● TRY IT
Copy word for word, please, the lines of the entries below running from the one containing "M[1] (2×1 over ℚ): [0; 0]" to the one containing "M[5] (1×4 over", both ends included.

● DATASET EXCERPTS
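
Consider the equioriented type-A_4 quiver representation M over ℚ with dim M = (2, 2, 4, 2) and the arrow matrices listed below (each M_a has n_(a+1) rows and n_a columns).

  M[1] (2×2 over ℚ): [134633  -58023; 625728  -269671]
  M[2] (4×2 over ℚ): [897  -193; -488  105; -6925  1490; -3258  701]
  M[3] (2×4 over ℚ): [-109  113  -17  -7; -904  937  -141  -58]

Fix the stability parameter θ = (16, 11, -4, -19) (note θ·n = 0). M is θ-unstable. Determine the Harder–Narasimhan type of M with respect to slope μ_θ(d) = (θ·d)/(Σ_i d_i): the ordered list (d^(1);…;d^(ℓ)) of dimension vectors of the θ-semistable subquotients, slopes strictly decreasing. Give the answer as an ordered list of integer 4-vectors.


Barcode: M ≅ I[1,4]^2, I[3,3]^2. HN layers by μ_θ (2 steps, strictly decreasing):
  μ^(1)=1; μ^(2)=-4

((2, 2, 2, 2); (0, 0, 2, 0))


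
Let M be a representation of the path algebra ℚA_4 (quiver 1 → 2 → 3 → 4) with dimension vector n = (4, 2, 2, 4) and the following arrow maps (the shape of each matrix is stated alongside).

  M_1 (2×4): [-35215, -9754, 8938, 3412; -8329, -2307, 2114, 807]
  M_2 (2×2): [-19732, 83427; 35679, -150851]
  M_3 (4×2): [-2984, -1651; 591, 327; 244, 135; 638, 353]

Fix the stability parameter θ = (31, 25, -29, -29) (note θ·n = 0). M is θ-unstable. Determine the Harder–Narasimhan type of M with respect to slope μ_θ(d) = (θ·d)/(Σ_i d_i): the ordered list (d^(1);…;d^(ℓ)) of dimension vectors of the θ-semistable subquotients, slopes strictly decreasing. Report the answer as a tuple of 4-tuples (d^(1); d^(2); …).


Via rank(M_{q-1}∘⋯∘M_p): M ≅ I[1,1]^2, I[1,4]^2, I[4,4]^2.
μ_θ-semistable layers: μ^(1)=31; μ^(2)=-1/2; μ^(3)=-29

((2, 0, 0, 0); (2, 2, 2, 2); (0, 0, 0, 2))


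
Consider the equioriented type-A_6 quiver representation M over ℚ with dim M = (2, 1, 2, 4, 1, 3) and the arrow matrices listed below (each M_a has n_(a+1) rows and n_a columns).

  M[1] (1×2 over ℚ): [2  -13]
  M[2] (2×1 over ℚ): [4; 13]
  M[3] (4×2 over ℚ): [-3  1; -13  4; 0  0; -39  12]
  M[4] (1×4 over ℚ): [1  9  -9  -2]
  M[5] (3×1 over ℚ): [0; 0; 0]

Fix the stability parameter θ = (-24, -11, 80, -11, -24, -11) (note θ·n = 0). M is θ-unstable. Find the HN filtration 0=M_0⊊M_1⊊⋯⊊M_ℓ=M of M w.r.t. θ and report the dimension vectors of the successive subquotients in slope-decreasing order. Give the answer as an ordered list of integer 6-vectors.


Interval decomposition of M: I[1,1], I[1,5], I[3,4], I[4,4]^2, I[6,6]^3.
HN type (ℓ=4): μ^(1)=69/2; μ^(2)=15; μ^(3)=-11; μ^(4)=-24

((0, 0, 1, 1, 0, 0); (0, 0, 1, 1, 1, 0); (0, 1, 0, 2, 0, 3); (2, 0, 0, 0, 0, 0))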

* * *

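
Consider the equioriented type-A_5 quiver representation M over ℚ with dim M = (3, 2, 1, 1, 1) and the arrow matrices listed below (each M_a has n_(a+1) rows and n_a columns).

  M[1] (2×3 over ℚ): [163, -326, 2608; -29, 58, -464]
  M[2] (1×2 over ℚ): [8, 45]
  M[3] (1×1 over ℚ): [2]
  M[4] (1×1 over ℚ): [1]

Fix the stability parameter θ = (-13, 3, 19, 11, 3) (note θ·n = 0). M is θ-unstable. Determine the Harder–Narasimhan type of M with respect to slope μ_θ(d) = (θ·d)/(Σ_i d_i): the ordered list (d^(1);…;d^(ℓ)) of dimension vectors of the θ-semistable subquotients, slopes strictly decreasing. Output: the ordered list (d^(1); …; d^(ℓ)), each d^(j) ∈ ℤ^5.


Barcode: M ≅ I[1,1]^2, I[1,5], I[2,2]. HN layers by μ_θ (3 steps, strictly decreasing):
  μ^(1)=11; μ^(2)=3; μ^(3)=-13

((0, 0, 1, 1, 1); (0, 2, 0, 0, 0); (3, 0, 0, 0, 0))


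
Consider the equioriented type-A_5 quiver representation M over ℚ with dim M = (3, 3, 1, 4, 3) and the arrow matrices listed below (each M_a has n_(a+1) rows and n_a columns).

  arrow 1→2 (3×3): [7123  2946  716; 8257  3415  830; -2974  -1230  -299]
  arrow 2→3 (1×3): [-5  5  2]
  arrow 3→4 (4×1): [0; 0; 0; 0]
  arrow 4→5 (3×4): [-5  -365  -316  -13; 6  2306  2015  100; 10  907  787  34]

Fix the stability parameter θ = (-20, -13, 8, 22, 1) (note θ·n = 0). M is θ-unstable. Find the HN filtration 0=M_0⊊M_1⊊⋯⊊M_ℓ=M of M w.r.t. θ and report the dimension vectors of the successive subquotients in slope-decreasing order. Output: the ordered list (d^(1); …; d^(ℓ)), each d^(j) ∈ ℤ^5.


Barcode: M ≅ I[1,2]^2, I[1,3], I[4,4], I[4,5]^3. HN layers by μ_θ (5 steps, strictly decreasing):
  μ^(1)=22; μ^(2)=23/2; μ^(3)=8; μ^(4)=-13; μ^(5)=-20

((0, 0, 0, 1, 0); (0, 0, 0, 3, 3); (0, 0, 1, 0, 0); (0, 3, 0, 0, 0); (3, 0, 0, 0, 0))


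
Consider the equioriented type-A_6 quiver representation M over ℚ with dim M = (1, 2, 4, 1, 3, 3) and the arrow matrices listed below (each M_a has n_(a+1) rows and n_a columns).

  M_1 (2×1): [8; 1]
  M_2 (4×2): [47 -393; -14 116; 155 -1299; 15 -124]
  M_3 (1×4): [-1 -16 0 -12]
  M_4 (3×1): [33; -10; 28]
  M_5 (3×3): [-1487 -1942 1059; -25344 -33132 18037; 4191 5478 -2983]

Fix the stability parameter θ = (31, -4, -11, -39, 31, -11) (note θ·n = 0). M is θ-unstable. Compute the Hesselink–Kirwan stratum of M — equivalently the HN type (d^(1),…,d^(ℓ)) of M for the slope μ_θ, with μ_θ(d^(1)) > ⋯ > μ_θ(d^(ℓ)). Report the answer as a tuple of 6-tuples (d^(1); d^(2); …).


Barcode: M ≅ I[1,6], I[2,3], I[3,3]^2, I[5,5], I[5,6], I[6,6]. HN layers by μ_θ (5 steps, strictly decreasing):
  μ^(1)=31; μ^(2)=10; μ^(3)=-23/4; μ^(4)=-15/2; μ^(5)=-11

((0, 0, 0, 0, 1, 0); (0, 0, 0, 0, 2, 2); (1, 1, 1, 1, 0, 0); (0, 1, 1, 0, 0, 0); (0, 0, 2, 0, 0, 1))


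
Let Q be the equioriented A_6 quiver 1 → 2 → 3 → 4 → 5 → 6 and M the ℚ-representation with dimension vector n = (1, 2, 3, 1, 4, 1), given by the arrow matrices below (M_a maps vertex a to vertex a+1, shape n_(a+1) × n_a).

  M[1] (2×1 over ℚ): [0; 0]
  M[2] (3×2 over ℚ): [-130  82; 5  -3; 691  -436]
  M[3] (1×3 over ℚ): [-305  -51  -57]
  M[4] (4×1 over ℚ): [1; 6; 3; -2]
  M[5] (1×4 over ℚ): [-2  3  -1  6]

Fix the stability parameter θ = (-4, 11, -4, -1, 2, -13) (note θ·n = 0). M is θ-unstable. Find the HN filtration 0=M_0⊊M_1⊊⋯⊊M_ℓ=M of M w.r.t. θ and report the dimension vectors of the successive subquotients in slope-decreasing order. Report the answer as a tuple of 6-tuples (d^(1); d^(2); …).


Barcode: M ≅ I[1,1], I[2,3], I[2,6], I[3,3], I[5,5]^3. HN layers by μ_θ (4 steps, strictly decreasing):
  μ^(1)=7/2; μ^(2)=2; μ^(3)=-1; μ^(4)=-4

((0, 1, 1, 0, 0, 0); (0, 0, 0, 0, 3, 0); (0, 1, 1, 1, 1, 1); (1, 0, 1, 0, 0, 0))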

* * *

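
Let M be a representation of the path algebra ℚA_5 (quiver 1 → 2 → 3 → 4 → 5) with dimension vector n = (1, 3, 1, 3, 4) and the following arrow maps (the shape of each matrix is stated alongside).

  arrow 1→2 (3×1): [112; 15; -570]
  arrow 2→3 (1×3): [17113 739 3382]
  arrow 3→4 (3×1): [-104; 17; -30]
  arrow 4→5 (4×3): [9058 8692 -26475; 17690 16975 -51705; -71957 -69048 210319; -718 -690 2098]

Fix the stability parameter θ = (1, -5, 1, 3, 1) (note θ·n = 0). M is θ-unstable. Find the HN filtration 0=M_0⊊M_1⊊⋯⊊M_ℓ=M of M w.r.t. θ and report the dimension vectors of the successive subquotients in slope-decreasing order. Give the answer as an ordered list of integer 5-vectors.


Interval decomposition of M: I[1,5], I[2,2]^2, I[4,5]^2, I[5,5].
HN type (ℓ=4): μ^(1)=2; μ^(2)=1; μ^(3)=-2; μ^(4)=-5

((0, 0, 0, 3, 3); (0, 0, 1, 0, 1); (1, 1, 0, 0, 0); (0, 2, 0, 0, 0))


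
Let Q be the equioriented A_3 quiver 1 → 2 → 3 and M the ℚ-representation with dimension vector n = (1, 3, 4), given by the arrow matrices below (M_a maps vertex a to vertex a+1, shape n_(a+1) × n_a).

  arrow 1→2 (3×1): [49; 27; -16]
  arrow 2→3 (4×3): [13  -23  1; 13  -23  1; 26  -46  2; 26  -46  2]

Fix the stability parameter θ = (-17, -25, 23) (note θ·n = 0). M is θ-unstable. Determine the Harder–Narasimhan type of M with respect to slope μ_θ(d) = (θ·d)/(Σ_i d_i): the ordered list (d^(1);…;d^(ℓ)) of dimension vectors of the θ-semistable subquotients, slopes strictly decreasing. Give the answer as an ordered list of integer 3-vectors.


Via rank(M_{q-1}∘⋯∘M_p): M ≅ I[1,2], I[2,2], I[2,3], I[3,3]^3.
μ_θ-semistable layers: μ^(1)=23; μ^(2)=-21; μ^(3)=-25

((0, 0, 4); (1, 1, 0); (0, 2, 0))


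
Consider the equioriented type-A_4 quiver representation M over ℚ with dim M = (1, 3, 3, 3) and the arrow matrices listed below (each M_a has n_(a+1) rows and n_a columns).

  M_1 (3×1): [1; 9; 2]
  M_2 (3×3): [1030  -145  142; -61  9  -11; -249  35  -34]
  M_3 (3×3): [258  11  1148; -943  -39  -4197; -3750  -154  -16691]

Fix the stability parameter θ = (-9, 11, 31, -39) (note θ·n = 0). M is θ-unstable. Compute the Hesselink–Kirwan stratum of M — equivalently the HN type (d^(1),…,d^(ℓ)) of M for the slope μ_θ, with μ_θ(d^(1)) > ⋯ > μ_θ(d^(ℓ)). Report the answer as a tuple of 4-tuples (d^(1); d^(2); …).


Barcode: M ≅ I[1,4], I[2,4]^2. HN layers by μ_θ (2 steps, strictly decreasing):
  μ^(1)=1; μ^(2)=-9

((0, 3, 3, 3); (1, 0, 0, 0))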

● RESPONSE
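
  M[1] (2×1 over ℚ): [0; 0]
  M[2] (3×2 over ℚ): [-130  82; 5  -3; 691  -436]
  M[3] (1×3 over ℚ): [-305  -51  -57]
  M[4] (4×1 over ℚ): [1; 6; 3; -2]
  M[5] (1×4 over ℚ): [-2  3  -1  6]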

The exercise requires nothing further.